EXERCISE INSTRUCTIONS: Show all lines from the material that carry the word "term".

INFORMATION SHOWN:
□ □ □ □

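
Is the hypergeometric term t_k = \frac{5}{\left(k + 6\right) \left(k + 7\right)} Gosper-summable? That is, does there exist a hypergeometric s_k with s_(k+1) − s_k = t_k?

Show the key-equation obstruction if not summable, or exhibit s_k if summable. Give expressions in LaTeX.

Yes. s_k = \frac{5 k}{6 \left(k + 6\right)}.

The ratio is (k + 6)/(k + 8).
Normal form (A,B,C) = (k + 6, k + 8, 1).
Key eq: (k + 6)·f(k+1) = (k + 7)·f(k) + (1).
Bound: deg f ≤ 1.
Solve for f: f(k) = k/6 (degree 1 ≤ 1).
Certificate R = B(k−1)f/C = k*(k + 7)/6 gives s_k = 5*k/(6*(k + 6)).
Δs = 5/(k**2 + 13*k + 42), as required.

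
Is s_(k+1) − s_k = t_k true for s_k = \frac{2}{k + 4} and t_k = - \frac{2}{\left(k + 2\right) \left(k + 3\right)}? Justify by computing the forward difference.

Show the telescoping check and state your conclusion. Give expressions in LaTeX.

Invalid: residual \frac{4 \left(2 k + 7\right)}{k^{4} + 14 k^{3} + 71 k^{2} + 154 k + 120} ≠ 0.

s_(k+1) = 2/(k + 5)
s_(k+1) − s_k = -2/((k + 4)*(k + 5))
(s_(k+1) − s_k) − t_k = 4*(2*k + 7)/(k**4 + 14*k**3 + 71*k**2 + 154*k + 120)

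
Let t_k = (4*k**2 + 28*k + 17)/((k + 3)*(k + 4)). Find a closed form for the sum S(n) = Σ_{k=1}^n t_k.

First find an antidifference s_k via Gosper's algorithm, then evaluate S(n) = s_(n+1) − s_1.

The ratio is (k + 3)*(28*k + 4*(k + 1)**2 + 45)/((k + 5)*(4*k**2 + 28*k + 17)).
A = k + 3, B = k + 5, C = k**2 + 7*k + 17/4.
Solve (k + 3)·f(k+1) − (k + 4)·f(k) = k**2 + 7*k + 17/4.
d = 2 from the (1,1,2) case.
A polynomial solution: f(k) = k*(12*k + 5)/12.
R(k) = B(k−1)·f(k)/C(k) = k*(k + 4)*(12*k + 5)/(3*(4*k**2 + 28*k + 17)); s_k = R·t_k = k*(12*k + 5)/(3*(k + 3)).
Δs = (4*k**2 + 28*k + 17)/(k**2 + 7*k + 12), as required.
Telescope: S(n) = s_(n+1) − s_(1) = (12*n**2 + 29*n + 17)/(3*(n + 4)) − (17/12) = n*(16*n + 33)/(4*(n + 4)).

S(n) = n*(16*n + 33)/(4*(n + 4))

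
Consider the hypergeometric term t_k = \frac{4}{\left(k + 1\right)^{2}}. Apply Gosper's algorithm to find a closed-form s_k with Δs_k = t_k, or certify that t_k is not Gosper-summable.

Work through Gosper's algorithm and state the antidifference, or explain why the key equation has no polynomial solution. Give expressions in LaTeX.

Compute t_(k+1)/t_k: get (k + 1)**2/(k + 2)**2.
So A=k**2 + 2*k + 1 and B=k**2 + 4*k + 4, with C=1.
Set up (k**2 + 2*k + 1)·f(k+1) − (k**2 + 2*k + 1)·f(k) − (1) = 0.
deg f ≤ 0 (via 2,2,0).
Put f(k) = c0: A·f(k+1) − B(k−1)·f(k) − C = -1; need -1 = 0 — inconsistent ⇒ no f, not summable.

none (Gosper's algorithm certifies no s_k)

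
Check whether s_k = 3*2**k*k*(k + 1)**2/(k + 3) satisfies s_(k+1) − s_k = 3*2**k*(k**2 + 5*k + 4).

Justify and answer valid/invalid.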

□ □ □ □

ANSWER BOX:
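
Is the hypergeometric term t_k = \frac{5}{\left(k + 6\right) \left(k + 7\right)} Gosper-summable? That is, does there exist a hypergeometric s_k with s_(k+1) − s_k = t_k?
Consider the hypergeometric term t_k = \frac{4}{\left(k + 1\right)^{2}}. Apply Gosper's algorithm to find a closed-form s_k with Δs_k = t_k, or certify that t_k is not Gosper-summable.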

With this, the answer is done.